* Supplied records

◆ ◆ ◆

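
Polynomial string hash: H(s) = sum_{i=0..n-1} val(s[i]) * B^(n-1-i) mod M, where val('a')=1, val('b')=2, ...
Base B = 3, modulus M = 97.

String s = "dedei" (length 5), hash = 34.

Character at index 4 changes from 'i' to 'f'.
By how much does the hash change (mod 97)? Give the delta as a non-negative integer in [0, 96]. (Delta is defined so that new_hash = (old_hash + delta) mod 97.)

Delta formula: (val(new) - val(old)) * B^(n-1-k) mod M
  val('f') - val('i') = 6 - 9 = -3
  B^(n-1-k) = 3^0 mod 97 = 1
  Delta = -3 * 1 mod 97 = 94

Answer: 94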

◆ ◆ ◆

* Problem to solve
Only one span is to be repeated: the line with "By how much" through the final line of the entries above, word for word.

* Written solution
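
By how much does the hash change (mod 97)? Give the delta as a non-negative integer in [0, 96]. (Delta is defined so that new_hash = (old_hash + delta) mod 97.)

Delta formula: (val(new) - val(old)) * B^(n-1-k) mod M
  val('f') - val('i') = 6 - 9 = -3
  B^(n-1-k) = 3^0 mod 97 = 1
  Delta = -3 * 1 mod 97 = 94

Answer: 94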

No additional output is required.